##### INPUT MATERIAL #####
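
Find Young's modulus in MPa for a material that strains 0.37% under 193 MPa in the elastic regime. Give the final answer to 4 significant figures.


E = sigma / epsilon
epsilon = 0.37% = 3.7e-03
E = 193 / 3.7e-03
E = 52160 MPa


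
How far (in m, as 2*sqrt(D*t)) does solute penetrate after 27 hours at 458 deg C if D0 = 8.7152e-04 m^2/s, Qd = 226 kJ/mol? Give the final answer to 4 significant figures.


Step 1: D = D0 * exp(-Qd/(R*T))
T = 731.15 K
D = 8.7152e-04 * exp(-226e3 / (8.314 * 731.15)) = 6.22096e-20 m^2/s
Step 2: L = 2*sqrt(D*t)
t = 27 h = 97200 s
L = 2*sqrt(6.22096e-20 * 97200) = 1.555e-07 m


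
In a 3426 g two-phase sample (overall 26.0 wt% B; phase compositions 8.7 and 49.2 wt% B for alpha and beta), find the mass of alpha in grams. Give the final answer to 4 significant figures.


f_alpha = (C_beta - C0) / (C_beta - C_alpha)
f_alpha = (49.2 - 26.0) / (49.2 - 8.7) = 0.57284
m_alpha = f_alpha * m_total = 0.57284 * 3426 = 1963 g


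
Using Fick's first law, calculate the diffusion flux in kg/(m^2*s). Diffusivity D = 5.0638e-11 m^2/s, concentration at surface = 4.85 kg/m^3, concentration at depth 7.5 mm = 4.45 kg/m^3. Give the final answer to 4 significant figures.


J = -D * (dC/dx) = D * (C1 - C2) / dx
J = 5.0638e-11 * (4.85 - 4.45) / 7.5e-03
J = 2.701e-09 kg/(m^2*s)


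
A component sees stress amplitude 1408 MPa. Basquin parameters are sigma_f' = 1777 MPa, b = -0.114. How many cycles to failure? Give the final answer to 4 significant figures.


sigma_a = sigma_f' * (2*Nf)^b
2*Nf = (sigma_a / sigma_f')^(1/b)
2*Nf = (1408 / 1777)^(1/-0.114)
2*Nf = 7.70386
Nf = 3.852 cycles


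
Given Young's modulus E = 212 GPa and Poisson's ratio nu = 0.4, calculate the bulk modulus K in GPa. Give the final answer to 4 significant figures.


K = E / (3*(1-2*nu))
K = 212 / (3*(1-2*0.4))
K = 353.3 GPa


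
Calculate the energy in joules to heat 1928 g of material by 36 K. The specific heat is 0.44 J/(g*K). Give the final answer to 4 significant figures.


Q = m * cp * dT
Q = 1928 * 0.44 * 36
Q = 30540 J


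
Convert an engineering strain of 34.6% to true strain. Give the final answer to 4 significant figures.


epsilon_true = ln(1 + epsilon_eng)
epsilon_true = ln(1 + 0.346)
epsilon_true = 0.2971


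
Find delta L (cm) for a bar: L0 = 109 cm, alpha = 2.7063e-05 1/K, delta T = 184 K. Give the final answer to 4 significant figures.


dL = L0 * alpha * dT
dL = 109 * 2.7063e-05 * 184
dL = 0.5428 cm


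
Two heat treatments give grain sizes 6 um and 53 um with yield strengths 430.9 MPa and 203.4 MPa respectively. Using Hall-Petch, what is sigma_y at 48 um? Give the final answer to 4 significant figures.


sigma_y = sigma0 + k / sqrt(d)
1/sqrt(d1) = 1/sqrt(6e-06) = 408.248;  1/sqrt(d2) = 137.361
k = (sigma1 - sigma2) / (1/sqrt(d1) - 1/sqrt(d2)) = (430.9 - 203.4) / (408.248 - 137.361) = 0.839831 MPa*m^0.5
sigma0 = sigma1 - k/sqrt(d1) = 430.9 - 0.839831*408.248 = 88.0403 MPa
sigma_y(d3) = 88.0403 + 0.839831 / sqrt(4.8e-05) = 209.3 MPa


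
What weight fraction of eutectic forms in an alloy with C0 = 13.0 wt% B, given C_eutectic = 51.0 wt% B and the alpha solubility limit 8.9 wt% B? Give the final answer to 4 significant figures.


f_primary = (C_e - C0) / (C_e - C_alpha_max)
f_primary = (51.0 - 13.0) / (51.0 - 8.9)
f_primary = 0.902613
f_eutectic = 1 - 0.902613 = 0.09739


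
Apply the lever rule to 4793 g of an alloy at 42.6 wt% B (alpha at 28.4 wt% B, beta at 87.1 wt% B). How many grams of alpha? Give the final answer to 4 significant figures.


f_alpha = (C_beta - C0) / (C_beta - C_alpha)
f_alpha = (87.1 - 42.6) / (87.1 - 28.4) = 0.758092
m_alpha = f_alpha * m_total = 0.758092 * 4793 = 3634 g


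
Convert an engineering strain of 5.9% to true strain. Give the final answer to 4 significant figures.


epsilon_true = ln(1 + epsilon_eng)
epsilon_true = ln(1 + 0.059)
epsilon_true = 0.05733


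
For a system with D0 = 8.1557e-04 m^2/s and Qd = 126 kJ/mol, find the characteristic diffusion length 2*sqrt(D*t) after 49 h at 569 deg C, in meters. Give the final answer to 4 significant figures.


Step 1: D = D0 * exp(-Qd/(R*T))
T = 842.15 K
D = 8.1557e-04 * exp(-126e3 / (8.314 * 842.15)) = 1.24734e-11 m^2/s
Step 2: L = 2*sqrt(D*t)
t = 49 h = 176400 s
L = 2*sqrt(1.24734e-11 * 176400) = 2.967e-03 m


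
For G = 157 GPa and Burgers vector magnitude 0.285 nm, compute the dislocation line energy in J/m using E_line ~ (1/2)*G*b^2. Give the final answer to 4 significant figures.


E = G*b^2/2
b = 0.285 nm = 2.85e-10 m
G = 157 GPa = 1.57e+11 Pa
E = 0.5 * 1.57e+11 * (2.85e-10)^2
E = 6.376e-09 J/m


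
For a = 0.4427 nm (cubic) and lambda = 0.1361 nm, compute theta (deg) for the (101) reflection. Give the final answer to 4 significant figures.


d = a / sqrt(h^2+k^2+l^2)
d = 0.4427 / sqrt(2) = 0.313036 nm
lambda = 2*d*sin(theta)  =>  sin(theta) = lambda / (2*d)
sin(theta) = 0.1361 / (2 * 0.313036) = 0.217387
theta = 12.56 deg


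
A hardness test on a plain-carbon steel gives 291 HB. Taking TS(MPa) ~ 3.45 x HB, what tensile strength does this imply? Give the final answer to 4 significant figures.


TS (MPa) = 3.45 * HB
TS = 3.45 * 291
TS = 1004 MPa


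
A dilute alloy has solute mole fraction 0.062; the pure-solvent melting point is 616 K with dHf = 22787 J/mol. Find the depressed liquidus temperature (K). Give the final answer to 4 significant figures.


dT = R*Tm^2*x / dHf
dT = 8.314 * 616^2 * 0.062 / 22787
dT = 8.58373 K
T_new = 616 - 8.58373 = 607.4 K


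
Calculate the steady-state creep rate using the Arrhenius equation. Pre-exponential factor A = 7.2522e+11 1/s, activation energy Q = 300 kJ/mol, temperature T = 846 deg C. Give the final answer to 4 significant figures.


rate = A * exp(-Q / (R*T))
T = 846 + 273.15 = 1119.15 K
rate = 7.2522e+11 * exp(-300e3 / (8.314 * 1119.15))
rate = 7.21e-03 1/s


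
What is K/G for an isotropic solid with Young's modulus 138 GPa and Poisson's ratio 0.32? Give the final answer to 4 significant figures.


G = E / (2*(1+nu))
G = 138 / (2*(1+0.32)) = 52.2727 GPa
K = E / (3*(1-2*nu))
K = 138 / (3*(1-2*0.32)) = 127.778 GPa
K/G = 127.778 / 52.2727 = 2.444


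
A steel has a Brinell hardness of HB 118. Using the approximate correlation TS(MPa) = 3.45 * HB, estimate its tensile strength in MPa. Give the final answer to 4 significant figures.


TS (MPa) = 3.45 * HB
TS = 3.45 * 118
TS = 407.1 MPa


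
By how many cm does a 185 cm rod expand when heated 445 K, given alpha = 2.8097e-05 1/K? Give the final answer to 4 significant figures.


dL = L0 * alpha * dT
dL = 185 * 2.8097e-05 * 445
dL = 2.313 cm


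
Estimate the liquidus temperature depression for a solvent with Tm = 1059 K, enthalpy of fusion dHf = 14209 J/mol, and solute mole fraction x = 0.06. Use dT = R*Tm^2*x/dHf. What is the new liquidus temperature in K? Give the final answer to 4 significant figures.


dT = R*Tm^2*x / dHf
dT = 8.314 * 1059^2 * 0.06 / 14209
dT = 39.3722 K
T_new = 1059 - 39.3722 = 1020 K


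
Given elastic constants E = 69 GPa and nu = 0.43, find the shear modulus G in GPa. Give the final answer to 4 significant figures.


G = E / (2*(1+nu))
G = 69 / (2*(1+0.43))
G = 24.13 GPa


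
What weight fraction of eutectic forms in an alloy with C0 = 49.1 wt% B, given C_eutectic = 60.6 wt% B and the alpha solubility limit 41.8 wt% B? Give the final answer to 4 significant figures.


f_primary = (C_e - C0) / (C_e - C_alpha_max)
f_primary = (60.6 - 49.1) / (60.6 - 41.8)
f_primary = 0.611702
f_eutectic = 1 - 0.611702 = 0.3883


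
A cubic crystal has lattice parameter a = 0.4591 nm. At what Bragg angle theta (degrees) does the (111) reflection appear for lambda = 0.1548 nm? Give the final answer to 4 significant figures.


d = a / sqrt(h^2+k^2+l^2)
d = 0.4591 / sqrt(3) = 0.265062 nm
lambda = 2*d*sin(theta)  =>  sin(theta) = lambda / (2*d)
sin(theta) = 0.1548 / (2 * 0.265062) = 0.292008
theta = 16.98 deg


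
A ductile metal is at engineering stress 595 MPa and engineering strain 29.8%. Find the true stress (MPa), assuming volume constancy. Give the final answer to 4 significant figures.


sigma_true = sigma_eng * (1 + epsilon_eng)
sigma_true = 595 * (1 + 0.298)
sigma_true = 772.3 MPa


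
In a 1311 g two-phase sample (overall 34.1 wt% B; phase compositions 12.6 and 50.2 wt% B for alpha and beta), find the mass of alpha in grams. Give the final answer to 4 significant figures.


f_alpha = (C_beta - C0) / (C_beta - C_alpha)
f_alpha = (50.2 - 34.1) / (50.2 - 12.6) = 0.428191
m_alpha = f_alpha * m_total = 0.428191 * 1311 = 561.4 g


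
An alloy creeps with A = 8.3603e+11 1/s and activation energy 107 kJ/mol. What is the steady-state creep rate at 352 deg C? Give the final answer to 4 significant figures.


rate = A * exp(-Q / (R*T))
T = 352 + 273.15 = 625.15 K
rate = 8.3603e+11 * exp(-107e3 / (8.314 * 625.15))
rate = 958.2 1/s


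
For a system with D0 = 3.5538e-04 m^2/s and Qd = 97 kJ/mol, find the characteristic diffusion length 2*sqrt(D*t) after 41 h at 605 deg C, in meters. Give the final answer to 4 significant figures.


Step 1: D = D0 * exp(-Qd/(R*T))
T = 878.15 K
D = 3.5538e-04 * exp(-97e3 / (8.314 * 878.15)) = 6.03494e-10 m^2/s
Step 2: L = 2*sqrt(D*t)
t = 41 h = 147600 s
L = 2*sqrt(6.03494e-10 * 147600) = 0.01888 m


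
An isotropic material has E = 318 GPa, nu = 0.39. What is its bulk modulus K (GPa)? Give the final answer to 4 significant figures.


K = E / (3*(1-2*nu))
K = 318 / (3*(1-2*0.39))
K = 481.8 GPa


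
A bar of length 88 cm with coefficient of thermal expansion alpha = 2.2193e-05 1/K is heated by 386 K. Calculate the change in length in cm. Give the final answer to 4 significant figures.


dL = L0 * alpha * dT
dL = 88 * 2.2193e-05 * 386
dL = 0.7539 cm


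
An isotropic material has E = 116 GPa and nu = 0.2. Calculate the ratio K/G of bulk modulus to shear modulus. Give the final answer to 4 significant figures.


G = E / (2*(1+nu))
G = 116 / (2*(1+0.2)) = 48.3333 GPa
K = E / (3*(1-2*nu))
K = 116 / (3*(1-2*0.2)) = 64.4444 GPa
K/G = 64.4444 / 48.3333 = 1.333


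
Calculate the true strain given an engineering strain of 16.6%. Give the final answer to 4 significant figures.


epsilon_true = ln(1 + epsilon_eng)
epsilon_true = ln(1 + 0.166)
epsilon_true = 0.1536


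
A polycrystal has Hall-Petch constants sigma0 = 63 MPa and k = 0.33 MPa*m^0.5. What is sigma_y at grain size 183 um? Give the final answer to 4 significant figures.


sigma_y = sigma0 + k / sqrt(d)
d = 183 um = 1.83e-04 m
sigma_y = 63 + 0.33 / sqrt(1.83e-04)
sigma_y = 87.39 MPa


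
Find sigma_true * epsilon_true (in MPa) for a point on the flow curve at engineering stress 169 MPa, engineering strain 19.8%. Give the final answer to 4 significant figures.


sigma_true = sigma_eng * (1 + epsilon_eng)
sigma_true = 169 * (1 + 0.198) = 202.462 MPa
epsilon_true = ln(1 + epsilon_eng)
epsilon_true = ln(1 + 0.198) = 0.180653
sigma_true * epsilon_true = 202.462 * 0.180653 = 36.58 MPa


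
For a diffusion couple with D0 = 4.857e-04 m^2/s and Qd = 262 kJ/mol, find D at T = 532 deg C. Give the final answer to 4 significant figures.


D = D0 * exp(-Qd / (R*T))
T = 805.15 K
D = 4.857e-04 * exp(-262e3 / (8.314 * 805.15))
D = 4.879e-21 m^2/s


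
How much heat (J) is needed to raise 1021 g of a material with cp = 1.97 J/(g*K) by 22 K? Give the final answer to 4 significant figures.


Q = m * cp * dT
Q = 1021 * 1.97 * 22
Q = 44250 J


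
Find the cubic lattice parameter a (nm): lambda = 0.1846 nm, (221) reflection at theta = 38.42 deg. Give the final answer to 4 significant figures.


d = lambda / (2*sin(theta))
d = 0.1846 / (2*sin(38.42 deg))
d = 0.14853 nm
a = d * sqrt(h^2+k^2+l^2) = 0.14853 * sqrt(9)
a = 0.4456 nm


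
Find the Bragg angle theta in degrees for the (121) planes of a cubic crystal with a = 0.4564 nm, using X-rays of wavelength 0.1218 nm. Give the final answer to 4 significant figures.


d = a / sqrt(h^2+k^2+l^2)
d = 0.4564 / sqrt(6) = 0.186325 nm
lambda = 2*d*sin(theta)  =>  sin(theta) = lambda / (2*d)
sin(theta) = 0.1218 / (2 * 0.186325) = 0.326849
theta = 19.08 deg


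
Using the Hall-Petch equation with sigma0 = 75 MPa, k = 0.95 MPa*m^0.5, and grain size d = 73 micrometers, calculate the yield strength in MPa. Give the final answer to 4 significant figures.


sigma_y = sigma0 + k / sqrt(d)
d = 73 um = 7.3e-05 m
sigma_y = 75 + 0.95 / sqrt(7.3e-05)
sigma_y = 186.2 MPa


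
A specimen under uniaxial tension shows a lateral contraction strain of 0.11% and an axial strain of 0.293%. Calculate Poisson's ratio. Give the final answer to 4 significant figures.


nu = -epsilon_lat / epsilon_axial
Lateral strain is contraction (negative), so using magnitudes:
nu = 0.11 / 0.293
nu = 0.3754


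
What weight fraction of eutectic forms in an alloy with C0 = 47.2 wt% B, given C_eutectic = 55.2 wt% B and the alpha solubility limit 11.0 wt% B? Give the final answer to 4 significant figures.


f_primary = (C_e - C0) / (C_e - C_alpha_max)
f_primary = (55.2 - 47.2) / (55.2 - 11.0)
f_primary = 0.180995
f_eutectic = 1 - 0.180995 = 0.819


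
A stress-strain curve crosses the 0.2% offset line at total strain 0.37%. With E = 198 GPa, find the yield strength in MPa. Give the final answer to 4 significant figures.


Offset strain = 0.002
Elastic strain at yield = total_strain - offset = 3.7e-03 - 0.002 = 1.7e-03
sigma_y = E * elastic_strain = 198000 * 1.7e-03
sigma_y = 336.6 MPa


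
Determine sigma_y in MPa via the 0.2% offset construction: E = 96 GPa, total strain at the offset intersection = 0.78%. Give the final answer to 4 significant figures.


Offset strain = 0.002
Elastic strain at yield = total_strain - offset = 7.8e-03 - 0.002 = 5.8e-03
sigma_y = E * elastic_strain = 96000 * 5.8e-03
sigma_y = 556.8 MPa


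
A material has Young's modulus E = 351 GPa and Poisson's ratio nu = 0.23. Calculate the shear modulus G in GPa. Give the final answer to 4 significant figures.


G = E / (2*(1+nu))
G = 351 / (2*(1+0.23))
G = 142.7 GPa


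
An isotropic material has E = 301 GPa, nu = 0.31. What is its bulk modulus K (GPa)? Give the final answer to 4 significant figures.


K = E / (3*(1-2*nu))
K = 301 / (3*(1-2*0.31))
K = 264 GPa


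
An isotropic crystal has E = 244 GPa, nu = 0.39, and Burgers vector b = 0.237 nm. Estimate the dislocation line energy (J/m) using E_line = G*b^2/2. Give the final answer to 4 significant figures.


Step 1: G = E / (2*(1+nu))
G = 244 / (2*(1+0.39)) = 87.7698 GPa = 8.77698e+10 Pa
Step 2: E_line = G*b^2/2
b = 0.237 nm = 2.37e-10 m
E_line = 0.5 * 8.77698e+10 * (2.37e-10)^2 = 2.465e-09 J/m


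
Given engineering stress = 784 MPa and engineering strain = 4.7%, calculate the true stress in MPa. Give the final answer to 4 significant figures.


sigma_true = sigma_eng * (1 + epsilon_eng)
sigma_true = 784 * (1 + 0.047)
sigma_true = 820.8 MPa


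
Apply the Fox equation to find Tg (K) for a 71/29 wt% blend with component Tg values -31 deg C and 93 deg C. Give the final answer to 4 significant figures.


1/Tg = w1/Tg1 + w2/Tg2 (in Kelvin)
Tg1 = 242.15 K, Tg2 = 366.15 K
1/Tg = 0.71/242.15 + 0.29/366.15
Tg = 268.5 K


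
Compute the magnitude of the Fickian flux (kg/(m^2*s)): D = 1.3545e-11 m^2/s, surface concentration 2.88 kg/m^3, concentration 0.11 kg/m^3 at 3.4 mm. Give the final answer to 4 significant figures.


J = -D * (dC/dx) = D * (C1 - C2) / dx
J = 1.3545e-11 * (2.88 - 0.11) / 3.4e-03
J = 1.104e-08 kg/(m^2*s)


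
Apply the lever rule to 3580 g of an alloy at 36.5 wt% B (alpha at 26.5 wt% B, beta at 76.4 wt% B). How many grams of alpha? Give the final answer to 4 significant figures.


f_alpha = (C_beta - C0) / (C_beta - C_alpha)
f_alpha = (76.4 - 36.5) / (76.4 - 26.5) = 0.799599
m_alpha = f_alpha * m_total = 0.799599 * 3580 = 2863 g


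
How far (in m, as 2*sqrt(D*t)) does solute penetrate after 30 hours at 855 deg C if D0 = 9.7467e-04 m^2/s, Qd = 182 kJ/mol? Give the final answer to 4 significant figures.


Step 1: D = D0 * exp(-Qd/(R*T))
T = 1128.15 K
D = 9.7467e-04 * exp(-182e3 / (8.314 * 1128.15)) = 3.64539e-12 m^2/s
Step 2: L = 2*sqrt(D*t)
t = 30 h = 108000 s
L = 2*sqrt(3.64539e-12 * 108000) = 1.255e-03 m


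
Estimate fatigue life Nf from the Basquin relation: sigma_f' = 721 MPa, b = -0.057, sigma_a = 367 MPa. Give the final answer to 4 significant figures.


sigma_a = sigma_f' * (2*Nf)^b
2*Nf = (sigma_a / sigma_f')^(1/b)
2*Nf = (367 / 721)^(1/-0.057)
2*Nf = 139661
Nf = 69830 cycles


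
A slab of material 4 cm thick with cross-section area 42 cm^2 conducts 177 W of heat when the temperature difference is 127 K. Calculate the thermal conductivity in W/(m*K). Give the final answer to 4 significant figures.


k = Q*L / (A*dT)
L = 0.04 m, A = 4.2e-03 m^2
k = 177 * 0.04 / (4.2e-03 * 127)
k = 13.27 W/(m*K)


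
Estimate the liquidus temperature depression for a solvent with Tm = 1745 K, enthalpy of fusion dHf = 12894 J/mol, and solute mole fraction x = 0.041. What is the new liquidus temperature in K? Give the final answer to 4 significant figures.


dT = R*Tm^2*x / dHf
dT = 8.314 * 1745^2 * 0.041 / 12894
dT = 80.5002 K
T_new = 1745 - 80.5002 = 1664 K


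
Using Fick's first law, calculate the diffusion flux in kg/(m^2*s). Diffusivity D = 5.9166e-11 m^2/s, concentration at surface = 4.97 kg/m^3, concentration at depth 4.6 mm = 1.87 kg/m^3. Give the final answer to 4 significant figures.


J = -D * (dC/dx) = D * (C1 - C2) / dx
J = 5.9166e-11 * (4.97 - 1.87) / 4.6e-03
J = 3.987e-08 kg/(m^2*s)


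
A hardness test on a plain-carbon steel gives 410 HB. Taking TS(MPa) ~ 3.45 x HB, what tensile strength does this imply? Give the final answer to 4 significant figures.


TS (MPa) = 3.45 * HB
TS = 3.45 * 410
TS = 1415 MPa


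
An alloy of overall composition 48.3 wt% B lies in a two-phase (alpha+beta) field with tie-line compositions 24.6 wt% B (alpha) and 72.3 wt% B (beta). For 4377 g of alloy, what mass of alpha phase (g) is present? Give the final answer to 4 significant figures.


f_alpha = (C_beta - C0) / (C_beta - C_alpha)
f_alpha = (72.3 - 48.3) / (72.3 - 24.6) = 0.503145
m_alpha = f_alpha * m_total = 0.503145 * 4377 = 2202 g


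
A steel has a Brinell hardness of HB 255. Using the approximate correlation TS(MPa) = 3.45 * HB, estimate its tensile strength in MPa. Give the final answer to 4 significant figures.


TS (MPa) = 3.45 * HB
TS = 3.45 * 255
TS = 879.8 MPa


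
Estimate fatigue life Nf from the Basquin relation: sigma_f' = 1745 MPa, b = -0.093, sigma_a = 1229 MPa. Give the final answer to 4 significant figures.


sigma_a = sigma_f' * (2*Nf)^b
2*Nf = (sigma_a / sigma_f')^(1/b)
2*Nf = (1229 / 1745)^(1/-0.093)
2*Nf = 43.3538
Nf = 21.68 cycles


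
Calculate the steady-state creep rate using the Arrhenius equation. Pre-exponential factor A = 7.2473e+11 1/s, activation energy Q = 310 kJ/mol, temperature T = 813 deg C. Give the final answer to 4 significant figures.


rate = A * exp(-Q / (R*T))
T = 813 + 273.15 = 1086.15 K
rate = 7.2473e+11 * exp(-310e3 / (8.314 * 1086.15))
rate = 8.938e-04 1/s


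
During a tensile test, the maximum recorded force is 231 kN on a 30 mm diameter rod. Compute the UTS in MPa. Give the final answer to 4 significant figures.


A0 = pi*(d/2)^2 = pi*(30/2)^2 = 706.858 mm^2
UTS = F_max / A0 = 231*1000 / 706.858
UTS = 326.8 MPa


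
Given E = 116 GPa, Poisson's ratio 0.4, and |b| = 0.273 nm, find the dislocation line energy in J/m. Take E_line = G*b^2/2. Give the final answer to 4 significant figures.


Step 1: G = E / (2*(1+nu))
G = 116 / (2*(1+0.4)) = 41.4286 GPa = 4.14286e+10 Pa
Step 2: E_line = G*b^2/2
b = 0.273 nm = 2.73e-10 m
E_line = 0.5 * 4.14286e+10 * (2.73e-10)^2 = 1.544e-09 J/m


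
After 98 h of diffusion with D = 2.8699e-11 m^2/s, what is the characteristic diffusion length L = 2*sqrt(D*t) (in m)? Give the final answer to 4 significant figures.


t = 98 hr = 352800 s
Diffusion length = 2*sqrt(D*t)
= 2*sqrt(2.8699e-11 * 352800)
= 6.364e-03 m


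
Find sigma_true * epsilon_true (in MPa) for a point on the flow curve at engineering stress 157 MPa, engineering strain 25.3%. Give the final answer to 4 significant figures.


sigma_true = sigma_eng * (1 + epsilon_eng)
sigma_true = 157 * (1 + 0.253) = 196.721 MPa
epsilon_true = ln(1 + epsilon_eng)
epsilon_true = ln(1 + 0.253) = 0.225541
sigma_true * epsilon_true = 196.721 * 0.225541 = 44.37 MPa


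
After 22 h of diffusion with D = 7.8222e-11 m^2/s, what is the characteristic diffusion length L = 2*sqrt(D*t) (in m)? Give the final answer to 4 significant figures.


t = 22 hr = 79200 s
Diffusion length = 2*sqrt(D*t)
= 2*sqrt(7.8222e-11 * 79200)
= 4.978e-03 m


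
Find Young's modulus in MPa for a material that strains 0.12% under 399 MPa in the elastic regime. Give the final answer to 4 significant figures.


E = sigma / epsilon
epsilon = 0.12% = 1.2e-03
E = 399 / 1.2e-03
E = 332500 MPa


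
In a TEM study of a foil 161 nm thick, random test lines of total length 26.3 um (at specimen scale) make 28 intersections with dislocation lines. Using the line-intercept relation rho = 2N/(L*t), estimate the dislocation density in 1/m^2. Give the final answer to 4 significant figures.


rho = 2N / (L * t)
L = 26.3 um = 2.63e-05 m, t = 161 nm = 1.61e-07 m
rho = 2 * 28 / (2.63e-05 * 1.61e-07)
rho = 1.323e+13 1/m^2


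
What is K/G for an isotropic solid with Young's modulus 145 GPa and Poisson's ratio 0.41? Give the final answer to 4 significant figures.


G = E / (2*(1+nu))
G = 145 / (2*(1+0.41)) = 51.4184 GPa
K = E / (3*(1-2*nu))
K = 145 / (3*(1-2*0.41)) = 268.519 GPa
K/G = 268.519 / 51.4184 = 5.222


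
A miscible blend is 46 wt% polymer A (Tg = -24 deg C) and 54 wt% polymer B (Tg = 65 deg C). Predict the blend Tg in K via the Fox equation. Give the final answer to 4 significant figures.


1/Tg = w1/Tg1 + w2/Tg2 (in Kelvin)
Tg1 = 249.15 K, Tg2 = 338.15 K
1/Tg = 0.46/249.15 + 0.54/338.15
Tg = 290.4 K


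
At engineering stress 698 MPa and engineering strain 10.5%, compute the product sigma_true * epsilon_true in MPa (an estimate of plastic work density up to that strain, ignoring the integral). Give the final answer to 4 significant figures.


sigma_true = sigma_eng * (1 + epsilon_eng)
sigma_true = 698 * (1 + 0.105) = 771.29 MPa
epsilon_true = ln(1 + epsilon_eng)
epsilon_true = ln(1 + 0.105) = 0.0998453
sigma_true * epsilon_true = 771.29 * 0.0998453 = 77.01 MPa


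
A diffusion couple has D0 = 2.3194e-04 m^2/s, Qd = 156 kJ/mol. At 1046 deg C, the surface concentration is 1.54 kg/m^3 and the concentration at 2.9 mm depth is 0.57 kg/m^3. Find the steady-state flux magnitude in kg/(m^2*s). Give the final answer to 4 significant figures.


Step 1: D = D0 * exp(-Qd/(R*T))
T = 1046 + 273.15 = 1319.15 K
D = 2.3194e-04 * exp(-156e3 / (8.314 * 1319.15)) = 1.54167e-10 m^2/s
Step 2: J = D * (C1 - C2) / dx
J = 1.54167e-10 * (1.54 - 0.57) / 2.9e-03
J = 5.157e-08 kg/(m^2*s)


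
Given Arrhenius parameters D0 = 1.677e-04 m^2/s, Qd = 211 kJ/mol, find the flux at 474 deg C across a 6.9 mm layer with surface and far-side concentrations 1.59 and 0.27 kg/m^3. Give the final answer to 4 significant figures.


Step 1: D = D0 * exp(-Qd/(R*T))
T = 474 + 273.15 = 747.15 K
D = 1.677e-04 * exp(-211e3 / (8.314 * 747.15)) = 2.96893e-19 m^2/s
Step 2: J = D * (C1 - C2) / dx
J = 2.96893e-19 * (1.59 - 0.27) / 6.9e-03
J = 5.68e-17 kg/(m^2*s)


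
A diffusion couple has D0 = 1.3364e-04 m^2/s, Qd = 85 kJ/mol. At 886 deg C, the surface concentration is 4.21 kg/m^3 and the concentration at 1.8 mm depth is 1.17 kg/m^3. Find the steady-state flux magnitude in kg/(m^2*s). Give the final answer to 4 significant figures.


Step 1: D = D0 * exp(-Qd/(R*T))
T = 886 + 273.15 = 1159.15 K
D = 1.3364e-04 * exp(-85e3 / (8.314 * 1159.15)) = 1.97448e-08 m^2/s
Step 2: J = D * (C1 - C2) / dx
J = 1.97448e-08 * (4.21 - 1.17) / 1.8e-03
J = 3.335e-05 kg/(m^2*s)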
#####
Write out again, exactly, the line containing "A diffusion couple has D0 = 2.3194e-04" and every later line of the records. Omit the rest.

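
A diffusion couple has D0 = 2.3194e-04 m^2/s, Qd = 156 kJ/mol. At 1046 deg C, the surface concentration is 1.54 kg/m^3 and the concentration at 2.9 mm depth is 0.57 kg/m^3. Find the steady-state flux magnitude in kg/(m^2*s). Give the final answer to 4 significant figures.


Step 1: D = D0 * exp(-Qd/(R*T))
T = 1046 + 273.15 = 1319.15 K
D = 2.3194e-04 * exp(-156e3 / (8.314 * 1319.15)) = 1.54167e-10 m^2/s
Step 2: J = D * (C1 - C2) / dx
J = 1.54167e-10 * (1.54 - 0.57) / 2.9e-03
J = 5.157e-08 kg/(m^2*s)


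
Given Arrhenius parameters D0 = 1.677e-04 m^2/s, Qd = 211 kJ/mol, find the flux at 474 deg C across a 6.9 mm layer with surface and far-side concentrations 1.59 and 0.27 kg/m^3. Give the final answer to 4 significant figures.


Step 1: D = D0 * exp(-Qd/(R*T))
T = 474 + 273.15 = 747.15 K
D = 1.677e-04 * exp(-211e3 / (8.314 * 747.15)) = 2.96893e-19 m^2/s
Step 2: J = D * (C1 - C2) / dx
J = 2.96893e-19 * (1.59 - 0.27) / 6.9e-03
J = 5.68e-17 kg/(m^2*s)


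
A diffusion couple has D0 = 1.3364e-04 m^2/s, Qd = 85 kJ/mol. At 886 deg C, the surface concentration is 4.21 kg/m^3 and the concentration at 1.8 mm depth is 1.17 kg/m^3. Find the steady-state flux magnitude in kg/(m^2*s). Give the final answer to 4 significant figures.


Step 1: D = D0 * exp(-Qd/(R*T))
T = 886 + 273.15 = 1159.15 K
D = 1.3364e-04 * exp(-85e3 / (8.314 * 1159.15)) = 1.97448e-08 m^2/s
Step 2: J = D * (C1 - C2) / dx
J = 1.97448e-08 * (4.21 - 1.17) / 1.8e-03
J = 3.335e-05 kg/(m^2*s)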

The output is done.